Data section:
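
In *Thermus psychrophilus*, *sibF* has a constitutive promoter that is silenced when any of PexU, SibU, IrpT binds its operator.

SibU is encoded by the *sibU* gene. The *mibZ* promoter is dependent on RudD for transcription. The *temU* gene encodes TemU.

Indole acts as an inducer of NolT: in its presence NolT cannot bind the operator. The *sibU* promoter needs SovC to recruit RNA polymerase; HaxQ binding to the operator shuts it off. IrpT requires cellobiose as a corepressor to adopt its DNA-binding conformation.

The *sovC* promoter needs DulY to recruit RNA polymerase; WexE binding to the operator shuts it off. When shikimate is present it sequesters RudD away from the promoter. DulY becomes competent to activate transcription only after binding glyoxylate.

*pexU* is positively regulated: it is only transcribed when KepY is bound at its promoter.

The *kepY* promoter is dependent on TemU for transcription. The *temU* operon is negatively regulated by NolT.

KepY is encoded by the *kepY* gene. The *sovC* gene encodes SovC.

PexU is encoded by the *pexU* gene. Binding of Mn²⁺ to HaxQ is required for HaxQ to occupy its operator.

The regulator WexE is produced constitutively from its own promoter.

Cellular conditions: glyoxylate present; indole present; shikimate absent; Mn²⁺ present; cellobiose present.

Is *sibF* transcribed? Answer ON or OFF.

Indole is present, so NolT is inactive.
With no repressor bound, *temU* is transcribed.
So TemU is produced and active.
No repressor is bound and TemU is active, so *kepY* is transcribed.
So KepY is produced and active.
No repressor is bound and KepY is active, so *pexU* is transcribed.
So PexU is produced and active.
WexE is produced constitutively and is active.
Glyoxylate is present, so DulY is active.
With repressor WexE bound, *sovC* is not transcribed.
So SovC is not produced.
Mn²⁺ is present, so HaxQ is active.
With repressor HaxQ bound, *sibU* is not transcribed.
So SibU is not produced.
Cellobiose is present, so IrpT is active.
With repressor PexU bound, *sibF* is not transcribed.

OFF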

The task:
From the material above, set down exactly the lines starting at the one with "The *sovC* promoter" and ending at the one with "The regulator WexE", end lines included.

Exercise solution:
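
The *sovC* promoter needs DulY to recruit RNA polymerase; WexE binding to the operator shuts it off. When shikimate is present it sequesters RudD away from the promoter. DulY becomes competent to activate transcription only after binding glyoxylate.

*pexU* is positively regulated: it is only transcribed when KepY is bound at its promoter.

The *kepY* promoter is dependent on TemU for transcription. The *temU* operon is negatively regulated by NolT.

KepY is encoded by the *kepY* gene. The *sovC* gene encodes SovC.

PexU is encoded by the *pexU* gene. Binding of Mn²⁺ to HaxQ is required for HaxQ to occupy its operator.

The regulator WexE is produced constitutively from its own promoter.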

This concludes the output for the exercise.